Input for this task.
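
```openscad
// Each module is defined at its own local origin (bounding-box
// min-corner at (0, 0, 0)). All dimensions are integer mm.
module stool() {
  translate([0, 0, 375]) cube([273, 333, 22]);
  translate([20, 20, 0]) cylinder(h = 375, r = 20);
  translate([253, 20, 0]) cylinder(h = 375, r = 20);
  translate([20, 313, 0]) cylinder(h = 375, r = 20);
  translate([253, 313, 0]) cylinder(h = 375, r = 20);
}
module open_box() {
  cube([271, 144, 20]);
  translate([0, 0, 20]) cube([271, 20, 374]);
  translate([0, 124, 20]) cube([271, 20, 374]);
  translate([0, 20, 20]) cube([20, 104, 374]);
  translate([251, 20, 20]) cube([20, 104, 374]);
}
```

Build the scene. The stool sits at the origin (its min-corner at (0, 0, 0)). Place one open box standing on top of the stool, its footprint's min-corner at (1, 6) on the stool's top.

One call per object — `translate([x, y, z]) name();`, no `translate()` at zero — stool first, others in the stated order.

stool();
translate([1, 6, 397]) open_box();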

What you need to do. Each line in the material above must be retyped without alteration.

Exercise answer.
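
```openscad
// Each module is defined at its own local origin (bounding-box
// min-corner at (0, 0, 0)). All dimensions are integer mm.
module stool() {
  translate([0, 0, 375]) cube([273, 333, 22]);
  translate([20, 20, 0]) cylinder(h = 375, r = 20);
  translate([253, 20, 0]) cylinder(h = 375, r = 20);
  translate([20, 313, 0]) cylinder(h = 375, r = 20);
  translate([253, 313, 0]) cylinder(h = 375, r = 20);
}
module open_box() {
  cube([271, 144, 20]);
  translate([0, 0, 20]) cube([271, 20, 374]);
  translate([0, 124, 20]) cube([271, 20, 374]);
  translate([0, 20, 20]) cube([20, 104, 374]);
  translate([251, 20, 20]) cube([20, 104, 374]);
}
```

Build the scene. The stool sits at the origin (its min-corner at (0, 0, 0)). Place one open box standing on top of the stool, its footprint's min-corner at (1, 6) on the stool's top.

One call per object — `translate([x, y, z]) name();`, no `translate()` at zero — stool first, others in the stated order.

stool();
translate([1, 6, 397]) open_box();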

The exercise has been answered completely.